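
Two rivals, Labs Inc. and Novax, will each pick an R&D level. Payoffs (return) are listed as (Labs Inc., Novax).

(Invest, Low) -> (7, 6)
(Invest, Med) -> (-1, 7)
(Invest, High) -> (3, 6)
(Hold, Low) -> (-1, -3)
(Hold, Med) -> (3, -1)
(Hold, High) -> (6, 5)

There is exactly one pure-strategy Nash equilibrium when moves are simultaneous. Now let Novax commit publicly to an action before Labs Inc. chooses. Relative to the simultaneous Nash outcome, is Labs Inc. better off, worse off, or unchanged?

better off

Solve by backward induction (Novax leads).
- Low → Labs Inc. plays Invest (best of 7, -1); Novax gets 6.
- Med → Labs Inc. plays Hold (best of -1, 3); Novax gets -1.
- High → Labs Inc. plays Hold (best of 3, 6); Novax gets 5.
Maximizing over 6, -1, 5, Novax chooses Low. Subgame-perfect outcome: (Invest, Low) with payoffs (7, 6).
For the simultaneous game, intersect best replies.
Labs Inc.'s best replies: Low→Invest; Med→Hold; High→Hold.
Novax's best replies: Invest→Med; Hold→High.
Only (Hold, High) has each player best-responding; Nash payoffs (6, 5).
Labs Inc. earns 7 sequentially versus 6 at the Nash outcome: better off.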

- [Task item]:
Output nothing but the lines from the one that contains "(Invest, High) -> (3, 6)" through the final line of the entries above, exactly as they appear.

- [Your solution]:
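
(Invest, High) -> (3, 6)
(Hold, Low) -> (-1, -3)
(Hold, Med) -> (3, -1)
(Hold, High) -> (6, 5)

There is exactly one pure-strategy Nash equilibrium when moves are simultaneous. Now let Novax commit publicly to an action before Labs Inc. chooses. Relative to the simultaneous Nash outcome, is Labs Inc. better off, worse off, or unchanged?

better off

Solve by backward induction (Novax leads).
- Low → Labs Inc. plays Invest (best of 7, -1); Novax gets 6.
- Med → Labs Inc. plays Hold (best of -1, 3); Novax gets -1.
- High → Labs Inc. plays Hold (best of 3, 6); Novax gets 5.
Maximizing over 6, -1, 5, Novax chooses Low. Subgame-perfect outcome: (Invest, Low) with payoffs (7, 6).
For the simultaneous game, intersect best replies.
Labs Inc.'s best replies: Low→Invest; Med→Hold; High→Hold.
Novax's best replies: Invest→Med; Hold→High.
Only (Hold, High) has each player best-responding; Nash payoffs (6, 5).
Labs Inc. earns 7 sequentially versus 6 at the Nash outcome: better off.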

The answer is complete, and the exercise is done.